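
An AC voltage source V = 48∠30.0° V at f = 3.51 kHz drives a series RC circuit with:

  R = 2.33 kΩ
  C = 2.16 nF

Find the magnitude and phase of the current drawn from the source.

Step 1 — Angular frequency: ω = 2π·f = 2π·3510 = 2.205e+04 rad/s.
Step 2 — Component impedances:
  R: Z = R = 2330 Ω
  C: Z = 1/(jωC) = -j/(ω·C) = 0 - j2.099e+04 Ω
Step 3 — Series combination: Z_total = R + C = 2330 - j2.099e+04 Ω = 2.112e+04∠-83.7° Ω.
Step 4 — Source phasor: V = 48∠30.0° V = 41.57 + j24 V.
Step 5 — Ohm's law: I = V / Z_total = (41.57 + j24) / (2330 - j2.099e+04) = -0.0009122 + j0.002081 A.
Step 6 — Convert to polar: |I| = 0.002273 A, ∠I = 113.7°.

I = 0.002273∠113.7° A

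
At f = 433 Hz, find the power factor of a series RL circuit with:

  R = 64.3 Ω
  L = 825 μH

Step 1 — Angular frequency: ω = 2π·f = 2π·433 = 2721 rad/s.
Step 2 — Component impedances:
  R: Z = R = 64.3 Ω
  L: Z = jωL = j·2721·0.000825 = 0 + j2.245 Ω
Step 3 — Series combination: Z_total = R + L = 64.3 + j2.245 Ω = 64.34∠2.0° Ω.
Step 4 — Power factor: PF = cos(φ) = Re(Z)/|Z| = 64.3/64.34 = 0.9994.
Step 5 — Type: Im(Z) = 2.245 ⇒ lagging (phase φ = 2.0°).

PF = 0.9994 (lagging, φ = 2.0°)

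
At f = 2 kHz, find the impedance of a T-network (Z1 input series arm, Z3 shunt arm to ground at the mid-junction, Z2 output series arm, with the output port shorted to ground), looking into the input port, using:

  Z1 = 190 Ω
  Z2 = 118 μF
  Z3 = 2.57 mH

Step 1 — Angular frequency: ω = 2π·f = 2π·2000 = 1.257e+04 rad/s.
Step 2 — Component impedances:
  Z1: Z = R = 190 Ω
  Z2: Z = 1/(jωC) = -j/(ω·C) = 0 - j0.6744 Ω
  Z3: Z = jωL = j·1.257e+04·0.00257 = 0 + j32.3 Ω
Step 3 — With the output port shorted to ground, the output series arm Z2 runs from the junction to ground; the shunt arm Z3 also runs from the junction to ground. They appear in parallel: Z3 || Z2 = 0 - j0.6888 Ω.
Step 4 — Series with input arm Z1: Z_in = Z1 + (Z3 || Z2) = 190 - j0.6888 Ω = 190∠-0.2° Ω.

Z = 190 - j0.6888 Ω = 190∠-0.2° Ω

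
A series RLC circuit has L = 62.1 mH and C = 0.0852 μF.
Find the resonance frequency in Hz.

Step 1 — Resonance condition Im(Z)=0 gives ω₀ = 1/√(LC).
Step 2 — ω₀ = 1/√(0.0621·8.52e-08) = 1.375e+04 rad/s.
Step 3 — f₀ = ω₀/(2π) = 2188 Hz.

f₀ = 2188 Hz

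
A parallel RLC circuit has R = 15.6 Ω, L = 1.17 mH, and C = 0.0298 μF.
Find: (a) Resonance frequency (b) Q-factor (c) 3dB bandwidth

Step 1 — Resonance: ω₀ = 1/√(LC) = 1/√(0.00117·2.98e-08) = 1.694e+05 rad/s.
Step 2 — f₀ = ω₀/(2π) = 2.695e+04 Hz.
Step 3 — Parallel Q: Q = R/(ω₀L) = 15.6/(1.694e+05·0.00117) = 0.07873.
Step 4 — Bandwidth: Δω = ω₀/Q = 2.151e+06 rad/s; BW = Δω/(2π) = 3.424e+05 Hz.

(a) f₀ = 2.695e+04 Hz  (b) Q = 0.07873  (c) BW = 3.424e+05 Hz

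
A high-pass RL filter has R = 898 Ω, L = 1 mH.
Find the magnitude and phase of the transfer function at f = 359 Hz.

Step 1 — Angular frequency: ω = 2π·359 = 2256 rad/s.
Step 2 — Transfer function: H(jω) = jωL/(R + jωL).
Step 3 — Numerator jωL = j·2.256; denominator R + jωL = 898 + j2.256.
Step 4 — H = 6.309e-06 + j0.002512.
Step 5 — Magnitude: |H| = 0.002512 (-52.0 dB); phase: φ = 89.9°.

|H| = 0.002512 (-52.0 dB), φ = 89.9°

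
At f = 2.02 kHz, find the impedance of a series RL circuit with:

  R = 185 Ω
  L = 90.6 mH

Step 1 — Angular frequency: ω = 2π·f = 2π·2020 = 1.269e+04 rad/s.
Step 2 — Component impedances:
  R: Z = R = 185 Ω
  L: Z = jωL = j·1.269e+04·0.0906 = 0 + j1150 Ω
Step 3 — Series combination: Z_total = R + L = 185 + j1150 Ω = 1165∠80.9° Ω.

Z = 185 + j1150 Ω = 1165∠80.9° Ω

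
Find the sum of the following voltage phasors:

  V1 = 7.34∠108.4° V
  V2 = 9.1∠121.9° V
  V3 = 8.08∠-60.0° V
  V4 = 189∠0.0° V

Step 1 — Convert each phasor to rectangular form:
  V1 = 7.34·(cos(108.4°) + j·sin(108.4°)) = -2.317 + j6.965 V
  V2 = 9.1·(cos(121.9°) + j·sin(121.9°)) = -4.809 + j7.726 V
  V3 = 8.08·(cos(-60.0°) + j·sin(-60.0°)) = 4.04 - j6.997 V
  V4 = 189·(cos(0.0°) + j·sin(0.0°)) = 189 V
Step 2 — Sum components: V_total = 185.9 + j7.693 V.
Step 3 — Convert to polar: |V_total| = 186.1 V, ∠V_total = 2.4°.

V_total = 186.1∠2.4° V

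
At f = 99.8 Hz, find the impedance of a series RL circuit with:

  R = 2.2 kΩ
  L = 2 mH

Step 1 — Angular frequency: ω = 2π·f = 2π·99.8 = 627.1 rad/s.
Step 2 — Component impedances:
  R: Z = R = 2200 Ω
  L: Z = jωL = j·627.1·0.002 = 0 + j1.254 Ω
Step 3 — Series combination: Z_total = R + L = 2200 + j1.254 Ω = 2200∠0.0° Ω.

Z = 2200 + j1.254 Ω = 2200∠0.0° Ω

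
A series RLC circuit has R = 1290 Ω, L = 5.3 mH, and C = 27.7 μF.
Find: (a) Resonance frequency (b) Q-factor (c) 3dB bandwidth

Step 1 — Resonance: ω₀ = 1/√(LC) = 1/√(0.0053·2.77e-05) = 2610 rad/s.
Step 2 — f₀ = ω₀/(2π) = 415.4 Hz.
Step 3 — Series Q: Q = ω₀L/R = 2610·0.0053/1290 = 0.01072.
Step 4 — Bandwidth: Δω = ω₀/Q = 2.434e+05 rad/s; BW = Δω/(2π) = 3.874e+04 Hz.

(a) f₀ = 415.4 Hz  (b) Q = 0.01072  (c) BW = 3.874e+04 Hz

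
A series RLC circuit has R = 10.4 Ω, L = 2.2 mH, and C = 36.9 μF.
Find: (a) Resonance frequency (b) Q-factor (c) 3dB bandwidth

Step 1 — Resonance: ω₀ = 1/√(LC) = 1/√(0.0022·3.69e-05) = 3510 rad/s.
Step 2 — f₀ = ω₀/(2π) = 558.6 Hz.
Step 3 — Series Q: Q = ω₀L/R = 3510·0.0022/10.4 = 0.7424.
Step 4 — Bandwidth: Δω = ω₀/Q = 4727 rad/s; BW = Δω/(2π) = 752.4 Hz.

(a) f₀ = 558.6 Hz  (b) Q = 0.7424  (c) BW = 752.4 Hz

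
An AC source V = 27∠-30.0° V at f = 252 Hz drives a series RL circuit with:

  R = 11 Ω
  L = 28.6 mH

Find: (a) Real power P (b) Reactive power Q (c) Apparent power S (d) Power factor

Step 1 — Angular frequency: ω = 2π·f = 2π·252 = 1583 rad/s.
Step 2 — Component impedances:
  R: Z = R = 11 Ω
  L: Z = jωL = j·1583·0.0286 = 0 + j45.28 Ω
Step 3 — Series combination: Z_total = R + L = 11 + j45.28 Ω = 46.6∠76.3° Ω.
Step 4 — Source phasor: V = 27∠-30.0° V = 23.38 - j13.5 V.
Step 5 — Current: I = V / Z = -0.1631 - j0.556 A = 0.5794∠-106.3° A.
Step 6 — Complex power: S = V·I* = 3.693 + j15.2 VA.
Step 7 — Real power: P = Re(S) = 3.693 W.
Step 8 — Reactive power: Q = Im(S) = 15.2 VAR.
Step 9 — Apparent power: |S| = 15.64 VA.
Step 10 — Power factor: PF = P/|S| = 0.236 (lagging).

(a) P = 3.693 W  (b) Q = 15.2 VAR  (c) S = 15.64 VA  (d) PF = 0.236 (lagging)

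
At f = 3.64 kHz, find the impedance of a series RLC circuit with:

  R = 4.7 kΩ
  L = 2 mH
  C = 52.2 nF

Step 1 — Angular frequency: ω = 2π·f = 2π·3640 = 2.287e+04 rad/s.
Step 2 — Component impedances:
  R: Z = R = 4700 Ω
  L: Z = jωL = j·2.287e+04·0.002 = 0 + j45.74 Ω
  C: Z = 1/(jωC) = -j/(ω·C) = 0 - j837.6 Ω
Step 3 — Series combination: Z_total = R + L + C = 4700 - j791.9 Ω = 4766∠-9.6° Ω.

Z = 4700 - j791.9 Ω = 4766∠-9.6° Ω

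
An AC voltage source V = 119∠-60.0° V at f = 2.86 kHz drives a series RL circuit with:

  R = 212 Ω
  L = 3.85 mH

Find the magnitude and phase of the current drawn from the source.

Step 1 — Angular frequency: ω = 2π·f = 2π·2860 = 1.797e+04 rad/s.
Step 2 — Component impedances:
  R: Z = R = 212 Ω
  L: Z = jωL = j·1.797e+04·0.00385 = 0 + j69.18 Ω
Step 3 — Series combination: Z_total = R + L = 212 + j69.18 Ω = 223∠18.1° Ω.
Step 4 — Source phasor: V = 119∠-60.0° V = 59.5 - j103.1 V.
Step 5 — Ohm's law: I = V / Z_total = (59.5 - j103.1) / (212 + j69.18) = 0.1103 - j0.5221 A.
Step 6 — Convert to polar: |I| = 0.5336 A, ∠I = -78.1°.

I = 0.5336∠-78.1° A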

------------------------

▶ [What to work on]
Output the first line of the entries above and every line after it, exactly as written, ending with the line that contains "Z2 = 118 μF".

▶ [Solution to this exercise]
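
An AC voltage source V = 48∠30.0° V at f = 3.51 kHz drives a series RC circuit with:

  R = 2.33 kΩ
  C = 2.16 nF

Find the magnitude and phase of the current drawn from the source.

Step 1 — Angular frequency: ω = 2π·f = 2π·3510 = 2.205e+04 rad/s.
Step 2 — Component impedances:
  R: Z = R = 2330 Ω
  C: Z = 1/(jωC) = -j/(ω·C) = 0 - j2.099e+04 Ω
Step 3 — Series combination: Z_total = R + C = 2330 - j2.099e+04 Ω = 2.112e+04∠-83.7° Ω.
Step 4 — Source phasor: V = 48∠30.0° V = 41.57 + j24 V.
Step 5 — Ohm's law: I = V / Z_total = (41.57 + j24) / (2330 - j2.099e+04) = -0.0009122 + j0.002081 A.
Step 6 — Convert to polar: |I| = 0.002273 A, ∠I = 113.7°.

I = 0.002273∠113.7° A

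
At f = 433 Hz, find the power factor of a series RL circuit with:

  R = 64.3 Ω
  L = 825 μH

Step 1 — Angular frequency: ω = 2π·f = 2π·433 = 2721 rad/s.
Step 2 — Component impedances:
  R: Z = R = 64.3 Ω
  L: Z = jωL = j·2721·0.000825 = 0 + j2.245 Ω
Step 3 — Series combination: Z_total = R + L = 64.3 + j2.245 Ω = 64.34∠2.0° Ω.
Step 4 — Power factor: PF = cos(φ) = Re(Z)/|Z| = 64.3/64.34 = 0.9994.
Step 5 — Type: Im(Z) = 2.245 ⇒ lagging (phase φ = 2.0°).

PF = 0.9994 (lagging, φ = 2.0°)

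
At f = 2 kHz, find the impedance of a T-network (Z1 input series arm, Z3 shunt arm to ground at the mid-junction, Z2 output series arm, with the output port shorted to ground), looking into the input port, using:

  Z1 = 190 Ω
  Z2 = 118 μF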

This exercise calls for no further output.